**WHAT YOU SHOULD DO**
Look through the data below and extract, unchanged, the lines from the one that contains "- Item 5: 4" to the one that contains "Item 6 | 3 |", both included.

AVAILABLE RECORDS Start Marker

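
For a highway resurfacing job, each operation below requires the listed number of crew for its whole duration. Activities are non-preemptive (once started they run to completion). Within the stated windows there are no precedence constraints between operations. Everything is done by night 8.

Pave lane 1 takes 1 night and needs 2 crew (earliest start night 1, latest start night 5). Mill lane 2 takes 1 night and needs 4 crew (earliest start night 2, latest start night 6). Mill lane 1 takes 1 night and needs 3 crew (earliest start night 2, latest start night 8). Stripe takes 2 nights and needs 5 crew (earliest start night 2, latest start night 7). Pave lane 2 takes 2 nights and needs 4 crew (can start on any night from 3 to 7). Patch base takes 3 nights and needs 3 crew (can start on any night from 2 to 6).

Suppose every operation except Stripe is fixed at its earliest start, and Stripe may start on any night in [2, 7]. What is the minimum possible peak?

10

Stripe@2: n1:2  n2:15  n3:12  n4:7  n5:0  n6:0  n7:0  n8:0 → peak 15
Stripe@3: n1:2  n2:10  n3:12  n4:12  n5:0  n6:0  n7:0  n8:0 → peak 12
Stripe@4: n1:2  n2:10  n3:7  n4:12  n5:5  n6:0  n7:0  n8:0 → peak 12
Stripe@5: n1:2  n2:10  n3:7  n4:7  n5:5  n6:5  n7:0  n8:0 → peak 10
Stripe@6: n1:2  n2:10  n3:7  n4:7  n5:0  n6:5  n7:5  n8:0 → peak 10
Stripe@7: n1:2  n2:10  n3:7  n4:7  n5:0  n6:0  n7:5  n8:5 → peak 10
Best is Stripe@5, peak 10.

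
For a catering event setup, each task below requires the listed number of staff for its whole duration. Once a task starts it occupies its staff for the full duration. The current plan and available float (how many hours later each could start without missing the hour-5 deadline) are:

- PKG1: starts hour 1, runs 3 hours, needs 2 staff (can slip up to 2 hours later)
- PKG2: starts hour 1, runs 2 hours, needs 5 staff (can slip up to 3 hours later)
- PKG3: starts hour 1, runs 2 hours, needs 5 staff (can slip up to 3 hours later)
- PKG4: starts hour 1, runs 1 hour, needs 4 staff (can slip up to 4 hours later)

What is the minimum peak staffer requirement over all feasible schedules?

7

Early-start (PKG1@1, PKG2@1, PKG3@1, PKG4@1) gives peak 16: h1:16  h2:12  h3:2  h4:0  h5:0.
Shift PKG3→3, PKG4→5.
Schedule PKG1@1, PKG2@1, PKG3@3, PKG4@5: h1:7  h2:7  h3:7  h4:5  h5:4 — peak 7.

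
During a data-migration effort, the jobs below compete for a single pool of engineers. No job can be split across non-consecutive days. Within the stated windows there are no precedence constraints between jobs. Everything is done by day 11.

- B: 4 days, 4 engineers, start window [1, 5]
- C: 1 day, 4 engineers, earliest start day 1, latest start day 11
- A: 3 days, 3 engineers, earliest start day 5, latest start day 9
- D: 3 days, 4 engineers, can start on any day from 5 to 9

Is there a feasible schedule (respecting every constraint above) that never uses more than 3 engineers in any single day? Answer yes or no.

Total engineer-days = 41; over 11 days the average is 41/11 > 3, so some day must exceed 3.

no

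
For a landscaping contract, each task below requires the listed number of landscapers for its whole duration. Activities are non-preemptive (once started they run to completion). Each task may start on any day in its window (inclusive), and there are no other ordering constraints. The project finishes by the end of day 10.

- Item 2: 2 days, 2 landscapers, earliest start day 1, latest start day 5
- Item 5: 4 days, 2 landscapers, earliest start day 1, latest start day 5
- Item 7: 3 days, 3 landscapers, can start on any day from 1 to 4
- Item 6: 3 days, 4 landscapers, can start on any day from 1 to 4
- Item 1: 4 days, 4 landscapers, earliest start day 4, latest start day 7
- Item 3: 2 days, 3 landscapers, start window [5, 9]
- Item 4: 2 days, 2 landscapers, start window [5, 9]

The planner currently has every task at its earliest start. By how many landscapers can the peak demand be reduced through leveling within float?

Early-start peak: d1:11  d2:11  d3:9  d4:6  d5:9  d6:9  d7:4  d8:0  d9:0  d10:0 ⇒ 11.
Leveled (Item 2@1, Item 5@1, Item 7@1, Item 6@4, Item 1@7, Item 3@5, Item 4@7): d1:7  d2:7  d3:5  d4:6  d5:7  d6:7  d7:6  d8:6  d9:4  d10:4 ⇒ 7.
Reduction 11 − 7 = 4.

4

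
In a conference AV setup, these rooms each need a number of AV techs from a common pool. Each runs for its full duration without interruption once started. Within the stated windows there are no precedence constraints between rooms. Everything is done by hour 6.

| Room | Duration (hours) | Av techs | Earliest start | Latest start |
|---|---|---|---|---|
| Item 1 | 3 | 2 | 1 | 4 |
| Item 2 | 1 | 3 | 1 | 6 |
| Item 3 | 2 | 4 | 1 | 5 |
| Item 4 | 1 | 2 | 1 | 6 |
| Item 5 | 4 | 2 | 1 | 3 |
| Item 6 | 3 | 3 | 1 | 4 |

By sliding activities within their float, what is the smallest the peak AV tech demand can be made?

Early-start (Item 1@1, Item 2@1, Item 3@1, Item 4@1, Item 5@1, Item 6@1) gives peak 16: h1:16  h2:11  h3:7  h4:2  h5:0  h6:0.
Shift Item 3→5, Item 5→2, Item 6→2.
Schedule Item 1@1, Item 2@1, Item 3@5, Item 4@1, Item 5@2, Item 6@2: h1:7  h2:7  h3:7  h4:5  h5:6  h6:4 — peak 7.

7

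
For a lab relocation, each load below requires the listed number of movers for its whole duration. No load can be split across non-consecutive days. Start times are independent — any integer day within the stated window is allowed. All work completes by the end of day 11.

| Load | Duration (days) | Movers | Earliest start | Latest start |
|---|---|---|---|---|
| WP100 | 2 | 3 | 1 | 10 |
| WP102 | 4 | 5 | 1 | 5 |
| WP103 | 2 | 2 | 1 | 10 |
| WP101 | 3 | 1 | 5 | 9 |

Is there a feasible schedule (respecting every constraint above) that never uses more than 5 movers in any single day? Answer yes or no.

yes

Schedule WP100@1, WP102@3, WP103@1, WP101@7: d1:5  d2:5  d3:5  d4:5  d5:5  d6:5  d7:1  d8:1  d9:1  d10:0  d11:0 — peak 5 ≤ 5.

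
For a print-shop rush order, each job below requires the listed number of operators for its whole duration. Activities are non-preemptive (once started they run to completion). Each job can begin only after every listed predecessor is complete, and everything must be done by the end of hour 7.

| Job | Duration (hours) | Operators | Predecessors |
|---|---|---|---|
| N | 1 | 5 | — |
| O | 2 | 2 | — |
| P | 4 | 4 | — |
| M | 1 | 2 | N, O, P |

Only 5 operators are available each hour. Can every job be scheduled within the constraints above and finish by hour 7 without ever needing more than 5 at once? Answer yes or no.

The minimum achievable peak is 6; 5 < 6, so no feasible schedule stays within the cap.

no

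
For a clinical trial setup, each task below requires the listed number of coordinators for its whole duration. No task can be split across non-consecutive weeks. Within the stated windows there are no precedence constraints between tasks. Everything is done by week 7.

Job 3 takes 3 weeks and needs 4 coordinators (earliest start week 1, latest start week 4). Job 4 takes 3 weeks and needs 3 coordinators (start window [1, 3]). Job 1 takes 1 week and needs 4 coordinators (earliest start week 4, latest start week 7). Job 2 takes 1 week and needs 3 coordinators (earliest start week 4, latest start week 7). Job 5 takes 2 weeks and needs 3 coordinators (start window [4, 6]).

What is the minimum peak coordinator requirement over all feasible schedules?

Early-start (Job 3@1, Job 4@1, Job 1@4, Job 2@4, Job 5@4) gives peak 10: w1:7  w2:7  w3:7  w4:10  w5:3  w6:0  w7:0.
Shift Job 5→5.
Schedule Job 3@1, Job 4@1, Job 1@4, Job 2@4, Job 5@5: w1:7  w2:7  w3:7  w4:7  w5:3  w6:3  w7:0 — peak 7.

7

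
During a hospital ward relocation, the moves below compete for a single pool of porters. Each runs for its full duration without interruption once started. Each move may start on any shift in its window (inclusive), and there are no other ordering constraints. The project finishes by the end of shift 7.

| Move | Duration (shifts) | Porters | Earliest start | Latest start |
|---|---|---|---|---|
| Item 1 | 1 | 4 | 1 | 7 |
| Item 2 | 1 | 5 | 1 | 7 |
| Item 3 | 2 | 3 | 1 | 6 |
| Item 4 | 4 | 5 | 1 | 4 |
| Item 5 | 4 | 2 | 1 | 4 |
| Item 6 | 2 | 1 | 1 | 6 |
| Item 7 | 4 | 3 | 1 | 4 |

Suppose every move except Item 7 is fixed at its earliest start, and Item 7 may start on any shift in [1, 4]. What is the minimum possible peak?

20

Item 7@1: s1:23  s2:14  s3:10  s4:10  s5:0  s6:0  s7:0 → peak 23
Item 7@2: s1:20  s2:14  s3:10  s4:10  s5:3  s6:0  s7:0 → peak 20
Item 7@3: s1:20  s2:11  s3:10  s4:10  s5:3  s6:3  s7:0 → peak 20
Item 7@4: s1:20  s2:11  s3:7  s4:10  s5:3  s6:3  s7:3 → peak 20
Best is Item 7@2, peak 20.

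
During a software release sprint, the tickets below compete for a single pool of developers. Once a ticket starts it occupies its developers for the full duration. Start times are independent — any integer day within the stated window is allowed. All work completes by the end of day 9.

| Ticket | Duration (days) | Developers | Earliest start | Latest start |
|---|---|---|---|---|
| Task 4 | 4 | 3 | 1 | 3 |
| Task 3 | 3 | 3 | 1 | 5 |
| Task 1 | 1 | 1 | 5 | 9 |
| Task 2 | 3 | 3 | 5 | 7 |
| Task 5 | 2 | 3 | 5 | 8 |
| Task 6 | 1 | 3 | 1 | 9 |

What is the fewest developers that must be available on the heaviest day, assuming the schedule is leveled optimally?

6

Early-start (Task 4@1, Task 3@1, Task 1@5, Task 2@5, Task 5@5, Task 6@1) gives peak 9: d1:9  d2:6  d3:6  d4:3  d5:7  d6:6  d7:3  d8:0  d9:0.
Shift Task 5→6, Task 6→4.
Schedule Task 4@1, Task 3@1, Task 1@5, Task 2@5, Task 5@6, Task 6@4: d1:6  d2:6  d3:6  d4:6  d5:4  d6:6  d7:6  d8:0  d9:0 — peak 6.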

AVAILABLE RECORDS End Marker

**ANSWER**
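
- Item 5: 4 days, 2 landscapers, earliest start day 1, latest start day 5
- Item 7: 3 days, 3 landscapers, can start on any day from 1 to 4
- Item 6: 3 days, 4 landscapers, can start on any day from 1 to 4
- Item 1: 4 days, 4 landscapers, earliest start day 4, latest start day 7
- Item 3: 2 days, 3 landscapers, start window [5, 9]
- Item 4: 2 days, 2 landscapers, start window [5, 9]

The planner currently has every task at its earliest start. By how many landscapers can the peak demand be reduced through leveling within float?

Early-start peak: d1:11  d2:11  d3:9  d4:6  d5:9  d6:9  d7:4  d8:0  d9:0  d10:0 ⇒ 11.
Leveled (Item 2@1, Item 5@1, Item 7@1, Item 6@4, Item 1@7, Item 3@5, Item 4@7): d1:7  d2:7  d3:5  d4:6  d5:7  d6:7  d7:6  d8:6  d9:4  d10:4 ⇒ 7.
Reduction 11 − 7 = 4.

4

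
In a conference AV setup, these rooms each need a number of AV techs from a common pool. Each runs for its full duration without interruption once started. Within the stated windows there are no precedence constraints between rooms. Everything is done by hour 6.

| Room | Duration (hours) | Av techs | Earliest start | Latest start |
|---|---|---|---|---|
| Item 1 | 3 | 2 | 1 | 4 |
| Item 2 | 1 | 3 | 1 | 6 |
| Item 3 | 2 | 4 | 1 | 5 |
| Item 4 | 1 | 2 | 1 | 6 |
| Item 5 | 4 | 2 | 1 | 3 |
| Item 6 | 3 | 3 | 1 | 4 |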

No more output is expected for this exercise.